=== Begin Enclosure ===
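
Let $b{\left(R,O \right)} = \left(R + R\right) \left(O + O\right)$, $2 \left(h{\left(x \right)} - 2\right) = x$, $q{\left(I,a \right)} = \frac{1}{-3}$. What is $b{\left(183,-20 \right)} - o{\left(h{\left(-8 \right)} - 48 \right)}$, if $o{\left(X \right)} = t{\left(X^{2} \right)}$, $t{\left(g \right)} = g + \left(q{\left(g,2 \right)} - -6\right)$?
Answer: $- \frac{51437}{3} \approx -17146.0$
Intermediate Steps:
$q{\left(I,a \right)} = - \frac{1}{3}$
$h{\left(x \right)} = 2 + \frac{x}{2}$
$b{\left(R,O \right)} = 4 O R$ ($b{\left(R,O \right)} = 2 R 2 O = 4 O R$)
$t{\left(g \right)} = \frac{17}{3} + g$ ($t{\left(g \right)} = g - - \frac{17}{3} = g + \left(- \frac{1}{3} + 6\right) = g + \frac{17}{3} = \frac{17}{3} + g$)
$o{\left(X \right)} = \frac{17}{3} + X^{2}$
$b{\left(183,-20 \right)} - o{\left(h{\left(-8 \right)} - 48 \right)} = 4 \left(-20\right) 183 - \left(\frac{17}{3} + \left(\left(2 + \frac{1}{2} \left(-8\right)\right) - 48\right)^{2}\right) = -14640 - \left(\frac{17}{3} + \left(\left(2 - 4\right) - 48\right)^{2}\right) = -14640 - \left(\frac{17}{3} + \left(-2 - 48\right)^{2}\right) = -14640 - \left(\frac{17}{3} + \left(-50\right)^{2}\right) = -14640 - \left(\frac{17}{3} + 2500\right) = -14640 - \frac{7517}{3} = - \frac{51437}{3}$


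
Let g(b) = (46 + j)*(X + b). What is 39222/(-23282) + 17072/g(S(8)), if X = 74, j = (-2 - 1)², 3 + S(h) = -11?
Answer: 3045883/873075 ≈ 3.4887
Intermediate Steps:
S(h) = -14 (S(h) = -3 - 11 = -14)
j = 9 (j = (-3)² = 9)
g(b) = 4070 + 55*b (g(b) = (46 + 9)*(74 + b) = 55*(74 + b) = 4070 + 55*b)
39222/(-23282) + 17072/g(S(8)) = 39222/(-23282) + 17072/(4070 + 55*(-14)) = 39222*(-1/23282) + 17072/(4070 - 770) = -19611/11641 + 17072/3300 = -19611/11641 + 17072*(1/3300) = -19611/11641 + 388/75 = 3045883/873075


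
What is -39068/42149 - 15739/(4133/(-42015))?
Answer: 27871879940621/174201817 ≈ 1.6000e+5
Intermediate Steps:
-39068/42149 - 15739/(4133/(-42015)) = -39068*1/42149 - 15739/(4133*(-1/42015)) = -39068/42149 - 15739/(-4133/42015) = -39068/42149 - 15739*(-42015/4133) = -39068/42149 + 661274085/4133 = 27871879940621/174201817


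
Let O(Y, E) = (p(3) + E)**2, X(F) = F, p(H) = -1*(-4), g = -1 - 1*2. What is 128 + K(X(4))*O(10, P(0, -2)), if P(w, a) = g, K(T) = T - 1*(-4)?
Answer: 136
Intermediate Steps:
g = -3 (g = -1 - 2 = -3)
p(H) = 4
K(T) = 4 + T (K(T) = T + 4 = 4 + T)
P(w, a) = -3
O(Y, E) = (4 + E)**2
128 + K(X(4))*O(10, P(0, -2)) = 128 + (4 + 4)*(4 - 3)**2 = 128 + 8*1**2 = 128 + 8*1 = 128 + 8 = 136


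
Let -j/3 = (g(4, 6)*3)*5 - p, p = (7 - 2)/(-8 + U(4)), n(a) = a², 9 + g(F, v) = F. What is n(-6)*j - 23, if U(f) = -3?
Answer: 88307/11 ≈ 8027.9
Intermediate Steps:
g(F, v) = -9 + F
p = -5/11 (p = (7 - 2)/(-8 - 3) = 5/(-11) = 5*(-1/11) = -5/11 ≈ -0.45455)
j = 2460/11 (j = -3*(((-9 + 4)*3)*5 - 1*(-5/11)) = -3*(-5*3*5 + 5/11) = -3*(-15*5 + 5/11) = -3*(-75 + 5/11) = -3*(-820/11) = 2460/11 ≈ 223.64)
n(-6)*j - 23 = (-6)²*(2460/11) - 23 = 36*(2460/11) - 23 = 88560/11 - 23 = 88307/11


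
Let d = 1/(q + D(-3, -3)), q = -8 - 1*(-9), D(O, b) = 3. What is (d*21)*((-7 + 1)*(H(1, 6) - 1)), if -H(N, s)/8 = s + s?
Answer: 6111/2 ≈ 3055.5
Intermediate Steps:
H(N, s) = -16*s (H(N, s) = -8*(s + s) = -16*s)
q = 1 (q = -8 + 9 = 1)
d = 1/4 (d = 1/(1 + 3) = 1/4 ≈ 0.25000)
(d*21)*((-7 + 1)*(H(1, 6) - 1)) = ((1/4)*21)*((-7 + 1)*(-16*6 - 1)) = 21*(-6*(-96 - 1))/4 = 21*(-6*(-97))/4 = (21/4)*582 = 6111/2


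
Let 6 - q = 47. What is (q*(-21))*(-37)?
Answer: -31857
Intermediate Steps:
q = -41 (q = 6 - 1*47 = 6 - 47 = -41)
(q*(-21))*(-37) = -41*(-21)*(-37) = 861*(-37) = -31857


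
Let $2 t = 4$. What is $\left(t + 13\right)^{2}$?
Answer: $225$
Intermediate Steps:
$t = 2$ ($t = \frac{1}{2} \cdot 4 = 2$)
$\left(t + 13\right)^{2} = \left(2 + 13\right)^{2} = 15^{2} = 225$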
=== End Enclosure ===
AIM OF THE EXERCISE:
All of the entries above must be quoted exactly.

FINISHED TASK:
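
Let $b{\left(R,O \right)} = \left(R + R\right) \left(O + O\right)$, $2 \left(h{\left(x \right)} - 2\right) = x$, $q{\left(I,a \right)} = \frac{1}{-3}$. What is $b{\left(183,-20 \right)} - o{\left(h{\left(-8 \right)} - 48 \right)}$, if $o{\left(X \right)} = t{\left(X^{2} \right)}$, $t{\left(g \right)} = g + \left(q{\left(g,2 \right)} - -6\right)$?
Answer: $- \frac{51437}{3} \approx -17146.0$
Intermediate Steps:
$q{\left(I,a \right)} = - \frac{1}{3}$
$h{\left(x \right)} = 2 + \frac{x}{2}$
$b{\left(R,O \right)} = 4 O R$ ($b{\left(R,O \right)} = 2 R 2 O = 4 O R$)
$t{\left(g \right)} = \frac{17}{3} + g$ ($t{\left(g \right)} = g - - \frac{17}{3} = g + \left(- \frac{1}{3} + 6\right) = g + \frac{17}{3} = \frac{17}{3} + g$)
$o{\left(X \right)} = \frac{17}{3} + X^{2}$
$b{\left(183,-20 \right)} - o{\left(h{\left(-8 \right)} - 48 \right)} = 4 \left(-20\right) 183 - \left(\frac{17}{3} + \left(\left(2 + \frac{1}{2} \left(-8\right)\right) - 48\right)^{2}\right) = -14640 - \left(\frac{17}{3} + \left(\left(2 - 4\right) - 48\right)^{2}\right) = -14640 - \left(\frac{17}{3} + \left(-2 - 48\right)^{2}\right) = -14640 - \left(\frac{17}{3} + \left(-50\right)^{2}\right) = -14640 - \left(\frac{17}{3} + 2500\right) = -14640 - \frac{7517}{3} = - \frac{51437}{3}$


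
Let g(b) = (46 + j)*(X + b). What is 39222/(-23282) + 17072/g(S(8)), if X = 74, j = (-2 - 1)², 3 + S(h) = -11?
Answer: 3045883/873075 ≈ 3.4887
Intermediate Steps:
S(h) = -14 (S(h) = -3 - 11 = -14)
j = 9 (j = (-3)² = 9)
g(b) = 4070 + 55*b (g(b) = (46 + 9)*(74 + b) = 55*(74 + b) = 4070 + 55*b)
39222/(-23282) + 17072/g(S(8)) = 39222/(-23282) + 17072/(4070 + 55*(-14)) = 39222*(-1/23282) + 17072/(4070 - 770) = -19611/11641 + 17072/3300 = -19611/11641 + 17072*(1/3300) = -19611/11641 + 388/75 = 3045883/873075


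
What is -39068/42149 - 15739/(4133/(-42015))?
Answer: 27871879940621/174201817 ≈ 1.6000e+5
Intermediate Steps:
-39068/42149 - 15739/(4133/(-42015)) = -39068*1/42149 - 15739/(4133*(-1/42015)) = -39068/42149 - 15739/(-4133/42015) = -39068/42149 - 15739*(-42015/4133) = -39068/42149 + 661274085/4133 = 27871879940621/174201817


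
Let O(Y, E) = (p(3) + E)**2, X(F) = F, p(H) = -1*(-4), g = -1 - 1*2. What is 128 + K(X(4))*O(10, P(0, -2)), if P(w, a) = g, K(T) = T - 1*(-4)?
Answer: 136
Intermediate Steps:
g = -3 (g = -1 - 2 = -3)
p(H) = 4
K(T) = 4 + T (K(T) = T + 4 = 4 + T)
P(w, a) = -3
O(Y, E) = (4 + E)**2
128 + K(X(4))*O(10, P(0, -2)) = 128 + (4 + 4)*(4 - 3)**2 = 128 + 8*1**2 = 128 + 8*1 = 128 + 8 = 136


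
Let -j/3 = (g(4, 6)*3)*5 - p, p = (7 - 2)/(-8 + U(4)), n(a) = a², 9 + g(F, v) = F. What is n(-6)*j - 23, if U(f) = -3?
Answer: 88307/11 ≈ 8027.9
Intermediate Steps:
g(F, v) = -9 + F
p = -5/11 (p = (7 - 2)/(-8 - 3) = 5/(-11) = 5*(-1/11) = -5/11 ≈ -0.45455)
j = 2460/11 (j = -3*(((-9 + 4)*3)*5 - 1*(-5/11)) = -3*(-5*3*5 + 5/11) = -3*(-15*5 + 5/11) = -3*(-75 + 5/11) = -3*(-820/11) = 2460/11 ≈ 223.64)
n(-6)*j - 23 = (-6)²*(2460/11) - 23 = 36*(2460/11) - 23 = 88560/11 - 23 = 88307/11


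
Let d = 1/(q + D(-3, -3)), q = -8 - 1*(-9), D(O, b) = 3. What is (d*21)*((-7 + 1)*(H(1, 6) - 1)), if -H(N, s)/8 = s + s?
Answer: 6111/2 ≈ 3055.5
Intermediate Steps:
H(N, s) = -16*s (H(N, s) = -8*(s + s) = -16*s)
q = 1 (q = -8 + 9 = 1)
d = 1/4 (d = 1/(1 + 3) = 1/4 ≈ 0.25000)
(d*21)*((-7 + 1)*(H(1, 6) - 1)) = ((1/4)*21)*((-7 + 1)*(-16*6 - 1)) = 21*(-6*(-96 - 1))/4 = 21*(-6*(-97))/4 = (21/4)*582 = 6111/2


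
Let 6 - q = 47. What is (q*(-21))*(-37)?
Answer: -31857
Intermediate Steps:
q = -41 (q = 6 - 1*47 = 6 - 47 = -41)
(q*(-21))*(-37) = -41*(-21)*(-37) = 861*(-37) = -31857


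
Let $2 t = 4$. What is $\left(t + 13\right)^{2}$?
Answer: $225$
Intermediate Steps:
$t = 2$ ($t = \frac{1}{2} \cdot 4 = 2$)
$\left(t + 13\right)^{2} = \left(2 + 13\right)^{2} = 15^{2} = 225$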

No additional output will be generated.